▶ [Work instruction]
Below this line is the material. Write out only its lines from the one containing "T1: alloc=(3, 3, 1, 3), max=(11, 11, 7, 9)" through the one containing "Ground rules: components are ordered res2, res1, res3, res4.", both kept, exactly.

▶ [Dataset records]
- - -

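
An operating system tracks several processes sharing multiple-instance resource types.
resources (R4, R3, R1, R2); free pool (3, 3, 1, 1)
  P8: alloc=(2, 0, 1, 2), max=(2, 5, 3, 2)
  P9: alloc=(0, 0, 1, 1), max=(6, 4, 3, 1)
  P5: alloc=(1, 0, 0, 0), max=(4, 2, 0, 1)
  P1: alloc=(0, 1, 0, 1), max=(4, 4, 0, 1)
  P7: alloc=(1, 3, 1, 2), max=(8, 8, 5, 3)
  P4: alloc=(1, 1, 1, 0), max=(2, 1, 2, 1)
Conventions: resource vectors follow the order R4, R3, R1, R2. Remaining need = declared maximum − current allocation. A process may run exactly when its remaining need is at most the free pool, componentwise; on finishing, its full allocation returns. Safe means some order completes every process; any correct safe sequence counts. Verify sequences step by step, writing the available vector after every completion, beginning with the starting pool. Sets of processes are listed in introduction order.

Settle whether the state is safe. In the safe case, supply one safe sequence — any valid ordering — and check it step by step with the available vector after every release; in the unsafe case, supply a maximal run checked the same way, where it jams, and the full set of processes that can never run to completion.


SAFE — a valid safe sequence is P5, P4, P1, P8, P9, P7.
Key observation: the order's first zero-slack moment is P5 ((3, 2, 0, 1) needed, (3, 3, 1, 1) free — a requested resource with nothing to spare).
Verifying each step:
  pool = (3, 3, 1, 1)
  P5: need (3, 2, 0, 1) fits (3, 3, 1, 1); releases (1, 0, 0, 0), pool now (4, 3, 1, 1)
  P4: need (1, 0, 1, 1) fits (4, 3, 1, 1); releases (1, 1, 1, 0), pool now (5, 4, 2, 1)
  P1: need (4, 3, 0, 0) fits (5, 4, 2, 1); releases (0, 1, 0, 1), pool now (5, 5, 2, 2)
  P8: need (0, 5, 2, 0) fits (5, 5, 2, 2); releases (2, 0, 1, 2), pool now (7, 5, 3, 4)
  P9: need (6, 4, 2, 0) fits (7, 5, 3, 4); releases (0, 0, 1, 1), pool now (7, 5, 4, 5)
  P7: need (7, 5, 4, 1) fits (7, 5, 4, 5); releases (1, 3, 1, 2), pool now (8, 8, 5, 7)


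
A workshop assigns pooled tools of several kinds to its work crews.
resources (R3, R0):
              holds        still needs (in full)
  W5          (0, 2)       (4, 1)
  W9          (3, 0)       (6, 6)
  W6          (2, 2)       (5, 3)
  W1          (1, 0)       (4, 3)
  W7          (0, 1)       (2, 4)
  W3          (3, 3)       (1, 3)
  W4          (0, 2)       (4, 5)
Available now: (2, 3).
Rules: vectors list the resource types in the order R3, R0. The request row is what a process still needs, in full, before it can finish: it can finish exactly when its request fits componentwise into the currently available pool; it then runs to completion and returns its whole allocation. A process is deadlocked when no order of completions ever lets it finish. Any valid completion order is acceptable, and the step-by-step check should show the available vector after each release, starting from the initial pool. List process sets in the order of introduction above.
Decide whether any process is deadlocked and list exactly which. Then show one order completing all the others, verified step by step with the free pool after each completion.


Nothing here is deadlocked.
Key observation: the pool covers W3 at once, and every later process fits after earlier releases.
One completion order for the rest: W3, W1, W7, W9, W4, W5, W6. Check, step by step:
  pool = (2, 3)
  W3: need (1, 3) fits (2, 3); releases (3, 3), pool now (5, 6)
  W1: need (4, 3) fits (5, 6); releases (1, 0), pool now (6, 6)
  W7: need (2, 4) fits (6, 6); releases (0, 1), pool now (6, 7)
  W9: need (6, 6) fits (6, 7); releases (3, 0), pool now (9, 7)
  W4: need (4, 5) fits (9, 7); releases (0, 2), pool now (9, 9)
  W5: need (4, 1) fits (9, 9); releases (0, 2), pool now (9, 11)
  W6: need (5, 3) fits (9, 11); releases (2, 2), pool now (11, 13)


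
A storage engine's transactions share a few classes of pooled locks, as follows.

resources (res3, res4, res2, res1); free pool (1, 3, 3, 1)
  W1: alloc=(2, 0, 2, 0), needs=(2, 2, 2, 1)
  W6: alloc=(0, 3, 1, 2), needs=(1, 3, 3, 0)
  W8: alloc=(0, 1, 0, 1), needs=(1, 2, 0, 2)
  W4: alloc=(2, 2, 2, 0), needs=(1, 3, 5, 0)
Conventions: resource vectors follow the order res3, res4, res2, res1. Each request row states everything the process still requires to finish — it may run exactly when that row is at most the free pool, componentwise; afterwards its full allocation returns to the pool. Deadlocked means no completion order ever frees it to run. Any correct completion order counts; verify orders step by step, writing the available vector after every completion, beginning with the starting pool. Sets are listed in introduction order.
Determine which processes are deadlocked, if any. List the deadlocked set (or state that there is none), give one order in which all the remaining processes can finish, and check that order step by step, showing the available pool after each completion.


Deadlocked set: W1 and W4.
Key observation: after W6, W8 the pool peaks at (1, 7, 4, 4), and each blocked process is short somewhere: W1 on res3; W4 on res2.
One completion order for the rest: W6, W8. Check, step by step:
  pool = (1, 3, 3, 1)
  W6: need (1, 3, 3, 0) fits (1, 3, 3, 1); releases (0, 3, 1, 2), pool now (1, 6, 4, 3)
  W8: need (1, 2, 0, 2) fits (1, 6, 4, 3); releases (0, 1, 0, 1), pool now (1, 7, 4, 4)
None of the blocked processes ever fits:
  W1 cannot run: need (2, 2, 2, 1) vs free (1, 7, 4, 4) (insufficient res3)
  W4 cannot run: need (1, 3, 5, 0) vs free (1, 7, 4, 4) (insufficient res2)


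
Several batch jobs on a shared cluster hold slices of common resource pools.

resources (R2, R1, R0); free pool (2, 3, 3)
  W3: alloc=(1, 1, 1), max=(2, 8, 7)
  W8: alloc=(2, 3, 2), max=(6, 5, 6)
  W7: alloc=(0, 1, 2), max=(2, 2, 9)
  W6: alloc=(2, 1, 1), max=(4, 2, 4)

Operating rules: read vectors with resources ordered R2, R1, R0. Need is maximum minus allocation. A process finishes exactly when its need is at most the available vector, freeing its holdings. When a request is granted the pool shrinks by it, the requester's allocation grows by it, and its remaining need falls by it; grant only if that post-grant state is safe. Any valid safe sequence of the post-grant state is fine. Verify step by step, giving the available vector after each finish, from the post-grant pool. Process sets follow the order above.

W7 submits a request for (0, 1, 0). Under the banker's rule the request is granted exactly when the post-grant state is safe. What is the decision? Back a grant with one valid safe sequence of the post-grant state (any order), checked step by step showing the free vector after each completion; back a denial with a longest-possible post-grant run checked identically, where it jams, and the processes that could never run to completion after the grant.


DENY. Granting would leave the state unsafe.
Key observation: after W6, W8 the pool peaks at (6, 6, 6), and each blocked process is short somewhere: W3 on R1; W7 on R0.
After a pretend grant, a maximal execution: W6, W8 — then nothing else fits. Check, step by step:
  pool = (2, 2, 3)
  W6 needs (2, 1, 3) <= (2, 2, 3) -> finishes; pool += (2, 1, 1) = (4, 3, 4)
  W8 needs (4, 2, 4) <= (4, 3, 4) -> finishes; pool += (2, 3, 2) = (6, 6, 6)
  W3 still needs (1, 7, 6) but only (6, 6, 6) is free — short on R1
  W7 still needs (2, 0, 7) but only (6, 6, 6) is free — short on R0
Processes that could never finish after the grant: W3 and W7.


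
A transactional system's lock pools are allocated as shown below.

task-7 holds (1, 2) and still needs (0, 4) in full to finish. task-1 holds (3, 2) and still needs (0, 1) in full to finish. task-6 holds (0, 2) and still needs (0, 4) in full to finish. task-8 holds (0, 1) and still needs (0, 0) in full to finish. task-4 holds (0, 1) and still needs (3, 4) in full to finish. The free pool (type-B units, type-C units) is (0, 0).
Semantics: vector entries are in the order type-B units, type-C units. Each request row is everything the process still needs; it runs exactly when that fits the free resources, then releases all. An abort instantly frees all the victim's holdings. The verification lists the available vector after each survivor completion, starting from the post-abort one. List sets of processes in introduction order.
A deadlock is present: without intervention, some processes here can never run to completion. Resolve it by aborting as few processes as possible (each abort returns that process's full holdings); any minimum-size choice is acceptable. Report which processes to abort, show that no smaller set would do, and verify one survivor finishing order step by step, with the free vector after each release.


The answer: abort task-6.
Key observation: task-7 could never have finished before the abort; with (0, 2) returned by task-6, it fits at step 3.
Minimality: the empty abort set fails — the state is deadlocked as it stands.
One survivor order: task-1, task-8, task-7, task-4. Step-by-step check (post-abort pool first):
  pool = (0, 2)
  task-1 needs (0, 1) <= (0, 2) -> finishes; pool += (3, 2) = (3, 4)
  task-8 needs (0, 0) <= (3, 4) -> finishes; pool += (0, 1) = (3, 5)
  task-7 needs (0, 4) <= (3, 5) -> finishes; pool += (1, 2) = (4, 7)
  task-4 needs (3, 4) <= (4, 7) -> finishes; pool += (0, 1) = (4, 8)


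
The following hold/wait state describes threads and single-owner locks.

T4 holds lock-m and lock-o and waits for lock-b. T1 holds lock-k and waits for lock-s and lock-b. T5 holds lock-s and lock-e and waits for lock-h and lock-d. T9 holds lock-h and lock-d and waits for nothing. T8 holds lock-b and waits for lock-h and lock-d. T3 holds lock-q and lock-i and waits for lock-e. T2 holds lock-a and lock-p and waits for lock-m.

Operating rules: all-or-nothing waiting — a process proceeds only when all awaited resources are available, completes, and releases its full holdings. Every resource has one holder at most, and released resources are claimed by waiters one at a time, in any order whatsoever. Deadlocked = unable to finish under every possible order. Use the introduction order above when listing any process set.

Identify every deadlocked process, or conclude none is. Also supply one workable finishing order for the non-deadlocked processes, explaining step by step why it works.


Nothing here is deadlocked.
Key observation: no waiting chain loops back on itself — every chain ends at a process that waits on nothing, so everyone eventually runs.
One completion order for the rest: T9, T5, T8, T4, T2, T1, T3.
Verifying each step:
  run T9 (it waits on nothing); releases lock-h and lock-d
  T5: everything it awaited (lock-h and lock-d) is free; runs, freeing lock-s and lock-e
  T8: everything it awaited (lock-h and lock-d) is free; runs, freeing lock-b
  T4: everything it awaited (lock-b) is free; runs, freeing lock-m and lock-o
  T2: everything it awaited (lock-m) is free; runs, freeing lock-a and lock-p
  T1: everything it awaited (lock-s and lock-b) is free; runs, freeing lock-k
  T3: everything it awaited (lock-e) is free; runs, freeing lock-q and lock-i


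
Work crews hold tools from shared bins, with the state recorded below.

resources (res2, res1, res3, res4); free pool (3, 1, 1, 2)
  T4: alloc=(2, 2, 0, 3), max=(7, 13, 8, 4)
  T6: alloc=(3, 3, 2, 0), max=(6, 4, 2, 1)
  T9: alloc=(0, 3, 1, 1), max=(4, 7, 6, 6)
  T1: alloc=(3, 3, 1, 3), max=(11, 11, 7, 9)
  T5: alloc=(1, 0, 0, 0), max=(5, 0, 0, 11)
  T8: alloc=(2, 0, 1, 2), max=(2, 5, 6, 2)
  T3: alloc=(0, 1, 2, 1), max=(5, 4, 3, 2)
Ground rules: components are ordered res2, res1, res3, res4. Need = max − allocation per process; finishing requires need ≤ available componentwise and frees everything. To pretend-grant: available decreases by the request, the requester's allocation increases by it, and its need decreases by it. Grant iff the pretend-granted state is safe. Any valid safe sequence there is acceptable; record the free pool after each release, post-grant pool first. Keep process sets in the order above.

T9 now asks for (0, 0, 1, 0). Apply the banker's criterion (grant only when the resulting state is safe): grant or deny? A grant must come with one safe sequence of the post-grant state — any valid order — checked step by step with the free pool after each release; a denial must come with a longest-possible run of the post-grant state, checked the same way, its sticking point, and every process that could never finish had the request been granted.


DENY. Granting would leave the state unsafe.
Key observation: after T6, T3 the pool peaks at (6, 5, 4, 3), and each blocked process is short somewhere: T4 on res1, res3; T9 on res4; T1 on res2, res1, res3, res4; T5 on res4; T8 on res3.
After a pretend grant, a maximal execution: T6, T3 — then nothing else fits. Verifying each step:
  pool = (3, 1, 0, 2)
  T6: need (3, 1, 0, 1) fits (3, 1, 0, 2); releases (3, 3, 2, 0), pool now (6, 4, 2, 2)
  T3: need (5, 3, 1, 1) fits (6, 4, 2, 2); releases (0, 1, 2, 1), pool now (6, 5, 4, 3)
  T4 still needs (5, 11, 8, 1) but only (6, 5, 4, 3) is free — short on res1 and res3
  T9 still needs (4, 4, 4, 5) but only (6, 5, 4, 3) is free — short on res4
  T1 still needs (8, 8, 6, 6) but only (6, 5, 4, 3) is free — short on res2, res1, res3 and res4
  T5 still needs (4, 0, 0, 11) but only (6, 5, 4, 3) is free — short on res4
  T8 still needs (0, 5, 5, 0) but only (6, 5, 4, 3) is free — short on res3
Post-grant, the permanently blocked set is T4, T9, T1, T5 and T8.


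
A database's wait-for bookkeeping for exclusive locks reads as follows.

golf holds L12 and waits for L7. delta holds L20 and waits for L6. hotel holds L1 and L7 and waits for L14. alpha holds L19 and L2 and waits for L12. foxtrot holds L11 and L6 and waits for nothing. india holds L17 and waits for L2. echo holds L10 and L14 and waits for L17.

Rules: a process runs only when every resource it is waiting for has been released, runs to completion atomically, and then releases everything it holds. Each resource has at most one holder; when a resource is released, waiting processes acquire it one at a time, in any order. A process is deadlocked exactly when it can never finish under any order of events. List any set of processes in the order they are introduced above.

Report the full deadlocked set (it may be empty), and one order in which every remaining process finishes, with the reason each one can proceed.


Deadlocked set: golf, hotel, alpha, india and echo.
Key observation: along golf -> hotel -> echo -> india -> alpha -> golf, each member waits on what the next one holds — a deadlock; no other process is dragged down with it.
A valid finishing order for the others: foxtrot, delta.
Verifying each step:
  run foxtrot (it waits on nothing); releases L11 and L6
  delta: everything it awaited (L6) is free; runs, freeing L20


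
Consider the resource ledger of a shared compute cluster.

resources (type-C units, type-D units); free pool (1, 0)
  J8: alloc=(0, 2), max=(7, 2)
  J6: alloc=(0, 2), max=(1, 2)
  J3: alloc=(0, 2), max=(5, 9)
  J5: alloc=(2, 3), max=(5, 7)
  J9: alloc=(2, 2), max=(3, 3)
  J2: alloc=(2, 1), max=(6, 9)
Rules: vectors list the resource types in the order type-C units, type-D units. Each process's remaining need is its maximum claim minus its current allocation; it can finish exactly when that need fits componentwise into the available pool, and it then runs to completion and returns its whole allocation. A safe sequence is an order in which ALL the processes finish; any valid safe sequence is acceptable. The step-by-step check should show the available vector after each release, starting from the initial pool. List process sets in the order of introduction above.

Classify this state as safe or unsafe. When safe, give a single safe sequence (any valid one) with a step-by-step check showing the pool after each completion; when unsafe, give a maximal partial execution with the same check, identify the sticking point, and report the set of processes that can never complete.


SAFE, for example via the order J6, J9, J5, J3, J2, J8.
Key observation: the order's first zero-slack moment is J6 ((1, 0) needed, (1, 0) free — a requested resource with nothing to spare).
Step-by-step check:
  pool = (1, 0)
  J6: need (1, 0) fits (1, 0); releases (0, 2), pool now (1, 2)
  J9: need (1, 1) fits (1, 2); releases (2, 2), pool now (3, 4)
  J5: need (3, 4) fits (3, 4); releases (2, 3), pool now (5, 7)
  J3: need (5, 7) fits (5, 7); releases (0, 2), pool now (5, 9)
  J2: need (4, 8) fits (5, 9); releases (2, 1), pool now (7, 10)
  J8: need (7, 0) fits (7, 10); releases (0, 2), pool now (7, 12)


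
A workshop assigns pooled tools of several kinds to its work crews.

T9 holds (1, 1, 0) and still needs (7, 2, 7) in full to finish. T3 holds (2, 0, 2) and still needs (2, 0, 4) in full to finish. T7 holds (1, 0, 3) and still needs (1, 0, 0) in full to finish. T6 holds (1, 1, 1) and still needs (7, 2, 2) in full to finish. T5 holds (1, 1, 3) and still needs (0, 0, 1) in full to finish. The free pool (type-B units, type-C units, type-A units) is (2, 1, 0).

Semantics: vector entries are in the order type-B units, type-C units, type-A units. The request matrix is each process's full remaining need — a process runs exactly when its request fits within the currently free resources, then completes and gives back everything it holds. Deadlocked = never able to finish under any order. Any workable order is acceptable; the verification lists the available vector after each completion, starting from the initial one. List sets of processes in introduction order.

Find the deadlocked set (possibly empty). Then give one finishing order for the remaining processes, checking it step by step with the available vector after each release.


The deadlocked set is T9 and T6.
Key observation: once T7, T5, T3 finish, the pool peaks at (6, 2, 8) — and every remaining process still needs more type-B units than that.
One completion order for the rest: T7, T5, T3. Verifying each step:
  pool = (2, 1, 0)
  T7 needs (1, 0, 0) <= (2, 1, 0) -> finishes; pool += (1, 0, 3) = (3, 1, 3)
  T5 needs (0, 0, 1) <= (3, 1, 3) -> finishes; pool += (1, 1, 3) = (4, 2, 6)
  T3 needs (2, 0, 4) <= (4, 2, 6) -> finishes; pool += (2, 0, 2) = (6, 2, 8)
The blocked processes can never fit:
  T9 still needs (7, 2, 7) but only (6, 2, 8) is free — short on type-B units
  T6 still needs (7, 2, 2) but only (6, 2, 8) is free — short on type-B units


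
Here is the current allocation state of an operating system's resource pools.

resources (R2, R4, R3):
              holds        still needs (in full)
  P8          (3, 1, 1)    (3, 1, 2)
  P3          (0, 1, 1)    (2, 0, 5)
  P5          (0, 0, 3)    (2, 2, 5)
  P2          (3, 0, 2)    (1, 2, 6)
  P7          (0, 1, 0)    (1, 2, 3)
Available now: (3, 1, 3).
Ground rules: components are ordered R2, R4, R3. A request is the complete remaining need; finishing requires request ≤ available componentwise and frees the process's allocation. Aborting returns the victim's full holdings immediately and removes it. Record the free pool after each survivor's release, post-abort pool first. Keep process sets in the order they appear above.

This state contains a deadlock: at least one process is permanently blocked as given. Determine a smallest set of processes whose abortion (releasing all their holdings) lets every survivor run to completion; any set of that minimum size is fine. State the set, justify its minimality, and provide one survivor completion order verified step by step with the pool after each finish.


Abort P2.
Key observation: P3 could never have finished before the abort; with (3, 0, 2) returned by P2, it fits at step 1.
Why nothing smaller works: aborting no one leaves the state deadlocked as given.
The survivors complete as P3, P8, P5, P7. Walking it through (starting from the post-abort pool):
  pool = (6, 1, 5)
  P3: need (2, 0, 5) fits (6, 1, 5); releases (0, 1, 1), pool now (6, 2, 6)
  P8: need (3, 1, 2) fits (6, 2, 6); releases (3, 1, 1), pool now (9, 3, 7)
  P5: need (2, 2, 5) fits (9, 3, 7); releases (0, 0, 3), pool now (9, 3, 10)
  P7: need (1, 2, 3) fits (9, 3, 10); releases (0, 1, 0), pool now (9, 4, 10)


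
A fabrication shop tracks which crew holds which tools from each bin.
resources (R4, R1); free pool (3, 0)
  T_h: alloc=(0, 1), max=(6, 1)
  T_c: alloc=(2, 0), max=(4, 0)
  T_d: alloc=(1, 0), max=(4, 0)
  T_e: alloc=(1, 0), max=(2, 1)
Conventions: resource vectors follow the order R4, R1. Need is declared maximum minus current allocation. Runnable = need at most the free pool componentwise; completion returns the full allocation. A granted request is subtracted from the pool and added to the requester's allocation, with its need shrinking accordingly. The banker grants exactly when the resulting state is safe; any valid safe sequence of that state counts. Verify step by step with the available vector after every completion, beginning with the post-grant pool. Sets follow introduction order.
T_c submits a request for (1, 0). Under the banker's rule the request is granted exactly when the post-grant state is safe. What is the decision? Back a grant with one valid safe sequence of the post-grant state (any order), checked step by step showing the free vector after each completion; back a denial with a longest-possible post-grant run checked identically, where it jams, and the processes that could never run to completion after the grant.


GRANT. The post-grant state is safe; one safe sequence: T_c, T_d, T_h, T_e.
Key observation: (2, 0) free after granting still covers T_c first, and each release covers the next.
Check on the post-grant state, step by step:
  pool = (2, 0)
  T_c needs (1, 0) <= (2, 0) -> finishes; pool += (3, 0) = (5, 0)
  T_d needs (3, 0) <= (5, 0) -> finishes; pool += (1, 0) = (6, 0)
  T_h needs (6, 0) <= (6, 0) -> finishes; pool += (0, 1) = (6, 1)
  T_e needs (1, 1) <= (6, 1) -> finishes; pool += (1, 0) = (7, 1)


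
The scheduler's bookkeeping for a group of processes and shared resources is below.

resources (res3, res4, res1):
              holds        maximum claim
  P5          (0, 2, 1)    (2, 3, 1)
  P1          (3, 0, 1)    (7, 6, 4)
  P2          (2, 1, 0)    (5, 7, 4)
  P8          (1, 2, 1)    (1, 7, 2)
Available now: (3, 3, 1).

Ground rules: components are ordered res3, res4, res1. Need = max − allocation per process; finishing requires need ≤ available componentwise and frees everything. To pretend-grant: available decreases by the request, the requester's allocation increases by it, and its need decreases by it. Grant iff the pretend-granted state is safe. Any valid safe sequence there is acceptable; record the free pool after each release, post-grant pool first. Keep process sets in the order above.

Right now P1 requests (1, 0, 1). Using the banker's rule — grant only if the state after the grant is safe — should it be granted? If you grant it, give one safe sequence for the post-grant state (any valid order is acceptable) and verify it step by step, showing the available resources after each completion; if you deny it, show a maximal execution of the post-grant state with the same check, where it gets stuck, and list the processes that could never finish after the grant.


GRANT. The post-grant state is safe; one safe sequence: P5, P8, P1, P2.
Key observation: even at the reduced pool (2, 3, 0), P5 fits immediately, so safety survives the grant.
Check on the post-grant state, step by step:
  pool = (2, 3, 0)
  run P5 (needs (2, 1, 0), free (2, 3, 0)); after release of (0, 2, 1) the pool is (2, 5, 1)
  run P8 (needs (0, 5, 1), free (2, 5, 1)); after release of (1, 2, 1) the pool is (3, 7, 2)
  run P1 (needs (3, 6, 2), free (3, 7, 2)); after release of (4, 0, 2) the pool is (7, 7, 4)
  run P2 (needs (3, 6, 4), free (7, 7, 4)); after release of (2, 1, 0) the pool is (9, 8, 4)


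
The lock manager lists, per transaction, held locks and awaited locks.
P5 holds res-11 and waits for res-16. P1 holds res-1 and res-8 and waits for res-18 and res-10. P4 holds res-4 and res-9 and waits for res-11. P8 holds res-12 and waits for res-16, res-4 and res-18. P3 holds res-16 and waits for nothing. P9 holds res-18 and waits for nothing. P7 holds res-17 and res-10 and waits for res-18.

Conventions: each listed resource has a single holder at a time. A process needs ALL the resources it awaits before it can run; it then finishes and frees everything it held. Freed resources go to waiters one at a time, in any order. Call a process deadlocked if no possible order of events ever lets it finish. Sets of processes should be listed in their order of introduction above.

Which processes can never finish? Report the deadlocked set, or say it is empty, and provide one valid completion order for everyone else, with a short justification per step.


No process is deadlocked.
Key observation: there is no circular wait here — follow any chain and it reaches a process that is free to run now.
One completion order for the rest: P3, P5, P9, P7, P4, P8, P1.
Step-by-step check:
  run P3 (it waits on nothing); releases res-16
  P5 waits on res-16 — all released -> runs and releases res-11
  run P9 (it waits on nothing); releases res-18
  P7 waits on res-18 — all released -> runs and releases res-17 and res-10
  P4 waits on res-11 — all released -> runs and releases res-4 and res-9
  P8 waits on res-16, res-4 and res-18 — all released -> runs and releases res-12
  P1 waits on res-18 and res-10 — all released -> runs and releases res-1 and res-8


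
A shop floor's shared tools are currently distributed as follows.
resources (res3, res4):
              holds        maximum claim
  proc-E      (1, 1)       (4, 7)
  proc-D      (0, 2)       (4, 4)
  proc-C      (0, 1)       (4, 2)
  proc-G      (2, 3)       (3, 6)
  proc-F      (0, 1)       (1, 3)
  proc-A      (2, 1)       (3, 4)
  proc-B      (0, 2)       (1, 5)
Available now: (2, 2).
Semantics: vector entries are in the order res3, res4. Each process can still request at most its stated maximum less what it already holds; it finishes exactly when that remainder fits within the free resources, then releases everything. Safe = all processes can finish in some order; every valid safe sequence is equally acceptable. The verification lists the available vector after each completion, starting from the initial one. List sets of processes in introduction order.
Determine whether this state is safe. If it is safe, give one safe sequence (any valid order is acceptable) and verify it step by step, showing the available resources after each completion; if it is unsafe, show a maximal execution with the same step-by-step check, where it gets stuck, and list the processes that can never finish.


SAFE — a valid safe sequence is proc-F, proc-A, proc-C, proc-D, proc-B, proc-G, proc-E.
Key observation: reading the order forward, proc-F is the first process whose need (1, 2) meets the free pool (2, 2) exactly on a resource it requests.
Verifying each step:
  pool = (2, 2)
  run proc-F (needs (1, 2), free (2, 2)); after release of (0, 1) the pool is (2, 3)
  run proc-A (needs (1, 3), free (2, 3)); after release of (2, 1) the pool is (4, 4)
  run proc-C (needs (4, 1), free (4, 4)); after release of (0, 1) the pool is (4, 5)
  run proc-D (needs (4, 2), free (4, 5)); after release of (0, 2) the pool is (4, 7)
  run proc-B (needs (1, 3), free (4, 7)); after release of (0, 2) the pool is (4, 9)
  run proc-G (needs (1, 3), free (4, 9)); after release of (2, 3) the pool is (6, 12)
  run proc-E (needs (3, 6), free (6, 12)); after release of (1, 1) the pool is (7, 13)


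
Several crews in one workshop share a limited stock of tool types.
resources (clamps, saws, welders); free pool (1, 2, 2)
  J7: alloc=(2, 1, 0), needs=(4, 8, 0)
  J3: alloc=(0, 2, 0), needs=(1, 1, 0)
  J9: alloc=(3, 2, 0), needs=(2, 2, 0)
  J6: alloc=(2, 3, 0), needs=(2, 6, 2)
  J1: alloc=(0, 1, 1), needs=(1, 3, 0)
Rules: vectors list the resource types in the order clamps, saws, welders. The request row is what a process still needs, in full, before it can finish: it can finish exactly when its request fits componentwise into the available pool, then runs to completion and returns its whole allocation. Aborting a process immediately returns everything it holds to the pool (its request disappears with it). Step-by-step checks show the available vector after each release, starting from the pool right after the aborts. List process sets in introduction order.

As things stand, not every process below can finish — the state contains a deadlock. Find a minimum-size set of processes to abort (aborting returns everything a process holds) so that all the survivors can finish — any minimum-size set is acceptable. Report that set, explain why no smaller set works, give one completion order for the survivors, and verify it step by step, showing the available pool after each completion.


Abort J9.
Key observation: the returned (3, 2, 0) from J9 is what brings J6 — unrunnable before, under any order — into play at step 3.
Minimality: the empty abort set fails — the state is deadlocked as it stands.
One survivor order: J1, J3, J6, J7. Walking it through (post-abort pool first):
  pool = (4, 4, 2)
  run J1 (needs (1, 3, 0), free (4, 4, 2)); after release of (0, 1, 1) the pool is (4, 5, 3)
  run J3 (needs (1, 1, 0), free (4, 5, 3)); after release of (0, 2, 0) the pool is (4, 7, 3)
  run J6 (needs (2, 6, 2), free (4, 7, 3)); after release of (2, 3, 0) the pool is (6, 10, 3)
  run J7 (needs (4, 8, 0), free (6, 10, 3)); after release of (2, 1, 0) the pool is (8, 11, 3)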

- - -

▶ [Answer to this problem]
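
  T1: alloc=(3, 3, 1, 3), max=(11, 11, 7, 9)
  T5: alloc=(1, 0, 0, 0), max=(5, 0, 0, 11)
  T8: alloc=(2, 0, 1, 2), max=(2, 5, 6, 2)
  T3: alloc=(0, 1, 2, 1), max=(5, 4, 3, 2)
Ground rules: components are ordered res2, res1, res3, res4. Need = max − allocation per process; finishing requires need ≤ available componentwise and frees everything. To pretend-grant: available decreases by the request, the requester's allocation increases by it, and its need decreases by it. Grant iff the pretend-granted state is safe. Any valid safe sequence there is acceptable; record the free pool after each release, post-grant pool first. Keep process sets in the order above.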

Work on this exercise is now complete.